[Opening Provided information section]
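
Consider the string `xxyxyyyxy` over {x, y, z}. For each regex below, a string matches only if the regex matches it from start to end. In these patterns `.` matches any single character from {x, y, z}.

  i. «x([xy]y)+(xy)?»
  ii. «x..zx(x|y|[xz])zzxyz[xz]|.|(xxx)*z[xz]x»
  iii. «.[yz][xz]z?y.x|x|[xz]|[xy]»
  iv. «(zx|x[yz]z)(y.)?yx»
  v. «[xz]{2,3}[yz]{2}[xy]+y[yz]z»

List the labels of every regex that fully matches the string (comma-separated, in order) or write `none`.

i → match
ii → no match
iii → no match
iv → no match — must end with `yx`
v → no match — must end with `z`

i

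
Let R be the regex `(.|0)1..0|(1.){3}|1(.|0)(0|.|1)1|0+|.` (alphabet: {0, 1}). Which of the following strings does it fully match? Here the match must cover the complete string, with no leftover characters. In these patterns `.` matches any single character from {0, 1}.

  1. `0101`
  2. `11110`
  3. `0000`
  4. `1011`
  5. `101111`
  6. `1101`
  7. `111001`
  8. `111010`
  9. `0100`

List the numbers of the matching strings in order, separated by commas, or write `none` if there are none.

1 → no match
2 → match
3 → match
4 → match
5 → match
6 → match
7 → no match
8 → match
9 → no match

2, 3, 4, 5, 6, 8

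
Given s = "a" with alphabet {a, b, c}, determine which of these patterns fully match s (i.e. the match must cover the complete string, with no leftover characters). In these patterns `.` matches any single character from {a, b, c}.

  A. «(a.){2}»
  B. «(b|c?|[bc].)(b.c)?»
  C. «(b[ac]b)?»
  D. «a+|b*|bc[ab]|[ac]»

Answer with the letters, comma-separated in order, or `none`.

D

A → no match
B → no match
C → no match
D → match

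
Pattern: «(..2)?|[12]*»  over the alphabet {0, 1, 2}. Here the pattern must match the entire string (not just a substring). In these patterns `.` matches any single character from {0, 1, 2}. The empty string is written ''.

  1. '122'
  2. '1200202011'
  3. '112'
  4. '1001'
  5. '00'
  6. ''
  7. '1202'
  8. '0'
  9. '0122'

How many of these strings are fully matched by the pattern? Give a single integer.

3

1 → match
2 → no match
3 → match
4 → no match
5 → no match
6 → match
7 → no match
8 → no match
9 → no match
Total matched: 3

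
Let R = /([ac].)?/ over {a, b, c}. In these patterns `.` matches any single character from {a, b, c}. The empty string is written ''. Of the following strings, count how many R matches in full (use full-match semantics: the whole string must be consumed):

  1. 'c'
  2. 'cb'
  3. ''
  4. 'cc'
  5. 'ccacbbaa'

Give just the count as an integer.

3

1. 'c' → no match
2. 'cb' → match
3. '' → match
4. 'cc' → match
5. 'ccacbbaa' → no match
Total matched: 3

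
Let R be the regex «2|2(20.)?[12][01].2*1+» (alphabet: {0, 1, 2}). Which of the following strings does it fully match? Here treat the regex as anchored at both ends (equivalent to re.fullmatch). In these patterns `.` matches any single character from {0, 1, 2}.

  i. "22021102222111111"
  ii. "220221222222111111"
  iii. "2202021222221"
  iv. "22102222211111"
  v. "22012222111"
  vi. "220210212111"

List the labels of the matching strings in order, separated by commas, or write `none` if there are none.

i → match
ii → match
iii → no match
iv → match
v → match
vi → no match

i, ii, iv, v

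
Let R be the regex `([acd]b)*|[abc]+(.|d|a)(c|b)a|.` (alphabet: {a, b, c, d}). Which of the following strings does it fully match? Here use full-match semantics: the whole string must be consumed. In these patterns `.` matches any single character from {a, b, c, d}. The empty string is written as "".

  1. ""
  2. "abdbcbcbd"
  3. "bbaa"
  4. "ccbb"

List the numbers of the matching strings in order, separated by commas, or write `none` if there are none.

1 → match
2 → no match
3 → no match
4 → no match

1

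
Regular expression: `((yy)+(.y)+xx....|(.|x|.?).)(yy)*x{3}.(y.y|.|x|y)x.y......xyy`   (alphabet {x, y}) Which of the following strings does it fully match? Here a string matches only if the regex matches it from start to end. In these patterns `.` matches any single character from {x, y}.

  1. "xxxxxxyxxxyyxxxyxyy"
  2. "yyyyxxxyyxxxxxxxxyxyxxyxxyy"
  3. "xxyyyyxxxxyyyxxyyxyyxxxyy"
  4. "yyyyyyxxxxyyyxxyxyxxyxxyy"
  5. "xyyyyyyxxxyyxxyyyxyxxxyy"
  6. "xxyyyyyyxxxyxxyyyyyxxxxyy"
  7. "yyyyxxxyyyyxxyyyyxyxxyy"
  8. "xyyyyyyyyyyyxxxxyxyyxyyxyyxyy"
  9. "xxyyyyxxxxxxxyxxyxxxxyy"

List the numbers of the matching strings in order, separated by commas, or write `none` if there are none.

2, 3, 4, 5, 6, 7, 8, 9

1 → no match
2 → match
3 → match
4 → match
5 → match
6 → match
7 → match
8 → match
9 → match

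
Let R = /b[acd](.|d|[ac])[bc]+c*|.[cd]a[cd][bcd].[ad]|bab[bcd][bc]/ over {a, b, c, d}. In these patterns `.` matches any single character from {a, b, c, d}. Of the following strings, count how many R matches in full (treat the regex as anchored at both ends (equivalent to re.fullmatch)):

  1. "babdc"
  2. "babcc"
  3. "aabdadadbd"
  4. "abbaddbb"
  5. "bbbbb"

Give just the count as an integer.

2

1 → match
2 → match
3 → no match
4 → no match
5 → no match
Total matched: 2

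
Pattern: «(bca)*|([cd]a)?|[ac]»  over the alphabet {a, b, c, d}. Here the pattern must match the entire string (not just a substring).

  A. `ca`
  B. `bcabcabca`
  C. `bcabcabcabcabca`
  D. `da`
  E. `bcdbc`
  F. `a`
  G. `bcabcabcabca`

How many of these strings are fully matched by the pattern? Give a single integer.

A → match
B → match
C → match
D → match
E → no match
F → match
G → match
Total matched: 6

6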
[Closing Provided information section]
Problem: Say only how many lines above contain "complete", with no other words.

Problem solution: 2